▸ **DATA FOR ANALYSIS**:

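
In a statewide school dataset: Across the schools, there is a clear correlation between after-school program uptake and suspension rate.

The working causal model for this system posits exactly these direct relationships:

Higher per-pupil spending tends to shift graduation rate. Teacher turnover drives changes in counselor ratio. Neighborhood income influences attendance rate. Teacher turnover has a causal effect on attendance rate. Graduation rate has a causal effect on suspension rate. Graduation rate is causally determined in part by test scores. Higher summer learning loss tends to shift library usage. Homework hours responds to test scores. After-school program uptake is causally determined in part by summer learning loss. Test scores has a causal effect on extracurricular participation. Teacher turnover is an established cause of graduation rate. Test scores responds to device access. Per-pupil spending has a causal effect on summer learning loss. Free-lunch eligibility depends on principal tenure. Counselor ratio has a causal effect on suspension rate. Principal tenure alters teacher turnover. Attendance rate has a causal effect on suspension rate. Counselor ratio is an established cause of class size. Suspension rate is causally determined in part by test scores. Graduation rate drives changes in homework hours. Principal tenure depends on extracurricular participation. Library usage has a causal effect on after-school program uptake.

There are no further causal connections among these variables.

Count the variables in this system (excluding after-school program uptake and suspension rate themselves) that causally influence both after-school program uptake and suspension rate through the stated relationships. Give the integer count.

1

The common causes are: per-pupil spending (to after-school program uptake via per-pupil spending → summer learning loss → after-school program uptake; to suspension rate via per-pupil spending → graduation rate → suspension rate).
Every other variable lacks a causal path to at least one of after-school program uptake and suspension rate.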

▸ **INSTRUCTIONS FOR THE TASK**: From the line holding "Count the variables" to the end of the listing, copy every line exactly, both ends included, and add nothing.

▸ **EXERCISE SOLUTION**:
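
Count the variables in this system (excluding after-school program uptake and suspension rate themselves) that causally influence both after-school program uptake and suspension rate through the stated relationships. Give the integer count.

1

The common causes are: per-pupil spending (to after-school program uptake via per-pupil spending → summer learning loss → after-school program uptake; to suspension rate via per-pupil spending → graduation rate → suspension rate).
Every other variable lacks a causal path to at least one of after-school program uptake and suspension rate.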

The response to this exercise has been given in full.